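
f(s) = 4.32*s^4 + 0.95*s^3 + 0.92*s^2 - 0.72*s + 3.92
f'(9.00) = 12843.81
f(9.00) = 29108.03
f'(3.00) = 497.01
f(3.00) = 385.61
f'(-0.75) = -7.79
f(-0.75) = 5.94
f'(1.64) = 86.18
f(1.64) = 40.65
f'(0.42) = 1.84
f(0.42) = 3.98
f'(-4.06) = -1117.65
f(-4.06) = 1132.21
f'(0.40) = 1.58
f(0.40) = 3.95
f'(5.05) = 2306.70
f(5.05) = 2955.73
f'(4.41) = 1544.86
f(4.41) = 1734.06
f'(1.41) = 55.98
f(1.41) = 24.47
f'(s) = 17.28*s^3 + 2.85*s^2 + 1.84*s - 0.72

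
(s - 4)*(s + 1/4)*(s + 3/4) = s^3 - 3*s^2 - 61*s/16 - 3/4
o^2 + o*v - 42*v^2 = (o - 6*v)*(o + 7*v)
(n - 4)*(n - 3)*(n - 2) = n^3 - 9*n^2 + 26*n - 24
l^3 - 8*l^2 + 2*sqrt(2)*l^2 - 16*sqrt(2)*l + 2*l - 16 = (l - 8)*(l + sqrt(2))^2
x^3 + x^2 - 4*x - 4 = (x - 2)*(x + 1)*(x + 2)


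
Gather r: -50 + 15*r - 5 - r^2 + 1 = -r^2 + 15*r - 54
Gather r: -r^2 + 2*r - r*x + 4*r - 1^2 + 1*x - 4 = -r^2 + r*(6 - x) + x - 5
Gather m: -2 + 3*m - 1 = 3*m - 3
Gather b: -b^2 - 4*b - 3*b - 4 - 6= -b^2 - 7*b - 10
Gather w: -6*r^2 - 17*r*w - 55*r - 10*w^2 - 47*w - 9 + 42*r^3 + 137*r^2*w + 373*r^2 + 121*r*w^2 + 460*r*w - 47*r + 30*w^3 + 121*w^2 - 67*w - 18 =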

------------------------------------

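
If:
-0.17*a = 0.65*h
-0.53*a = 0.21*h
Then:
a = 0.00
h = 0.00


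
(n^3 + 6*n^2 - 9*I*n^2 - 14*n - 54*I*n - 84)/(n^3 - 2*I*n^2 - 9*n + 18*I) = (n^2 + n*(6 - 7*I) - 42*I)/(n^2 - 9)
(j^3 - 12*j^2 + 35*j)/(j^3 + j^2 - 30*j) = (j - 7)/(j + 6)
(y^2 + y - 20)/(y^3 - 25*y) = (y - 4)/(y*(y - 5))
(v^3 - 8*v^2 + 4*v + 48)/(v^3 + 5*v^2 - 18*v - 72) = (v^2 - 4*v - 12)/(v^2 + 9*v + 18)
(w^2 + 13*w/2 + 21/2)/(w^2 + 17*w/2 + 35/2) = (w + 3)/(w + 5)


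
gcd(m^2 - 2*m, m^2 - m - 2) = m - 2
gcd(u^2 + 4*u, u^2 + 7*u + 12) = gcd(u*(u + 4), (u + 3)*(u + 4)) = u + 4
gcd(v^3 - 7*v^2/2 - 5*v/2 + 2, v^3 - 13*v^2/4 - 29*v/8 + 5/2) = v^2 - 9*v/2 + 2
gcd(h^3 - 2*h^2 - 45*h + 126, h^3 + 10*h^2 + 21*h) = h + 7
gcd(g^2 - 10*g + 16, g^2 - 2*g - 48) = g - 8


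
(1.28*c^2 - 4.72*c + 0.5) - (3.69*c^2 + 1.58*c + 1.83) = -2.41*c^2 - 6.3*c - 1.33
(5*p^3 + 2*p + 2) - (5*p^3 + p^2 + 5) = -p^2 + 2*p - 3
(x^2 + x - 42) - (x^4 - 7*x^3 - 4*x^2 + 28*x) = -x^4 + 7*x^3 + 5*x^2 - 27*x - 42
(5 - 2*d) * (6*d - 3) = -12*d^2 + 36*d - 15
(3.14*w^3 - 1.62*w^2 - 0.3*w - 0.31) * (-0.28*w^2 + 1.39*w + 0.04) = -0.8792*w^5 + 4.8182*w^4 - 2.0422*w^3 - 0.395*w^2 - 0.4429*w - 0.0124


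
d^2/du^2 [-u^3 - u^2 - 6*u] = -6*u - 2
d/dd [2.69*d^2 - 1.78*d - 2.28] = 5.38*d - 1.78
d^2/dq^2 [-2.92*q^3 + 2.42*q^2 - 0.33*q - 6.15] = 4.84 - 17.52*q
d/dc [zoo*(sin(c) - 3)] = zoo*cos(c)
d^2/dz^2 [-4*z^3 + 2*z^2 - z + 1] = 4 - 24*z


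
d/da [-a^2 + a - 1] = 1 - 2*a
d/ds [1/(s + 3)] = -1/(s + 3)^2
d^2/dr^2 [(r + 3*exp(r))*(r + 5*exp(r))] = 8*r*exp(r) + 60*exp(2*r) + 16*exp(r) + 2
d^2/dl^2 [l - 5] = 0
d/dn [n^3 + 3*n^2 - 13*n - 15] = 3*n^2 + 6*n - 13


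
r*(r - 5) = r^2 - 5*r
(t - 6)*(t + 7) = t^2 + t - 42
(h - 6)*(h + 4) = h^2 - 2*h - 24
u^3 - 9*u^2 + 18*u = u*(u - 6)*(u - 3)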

------------------------------------

- **What to do**:
In the listing above, find the line containing "f'(0.40) = 1.58" and the line containing "(s - 4)*(s + 1/4)*(s", then quote both, plus every line between them, exactly as written.

- **Answer box**:
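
f'(0.40) = 1.58
f(0.40) = 3.95
f'(5.05) = 2306.70
f(5.05) = 2955.73
f'(4.41) = 1544.86
f(4.41) = 1734.06
f'(1.41) = 55.98
f(1.41) = 24.47
f'(s) = 17.28*s^3 + 2.85*s^2 + 1.84*s - 0.72

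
(s - 4)*(s + 1/4)*(s + 3/4) = s^3 - 3*s^2 - 61*s/16 - 3/4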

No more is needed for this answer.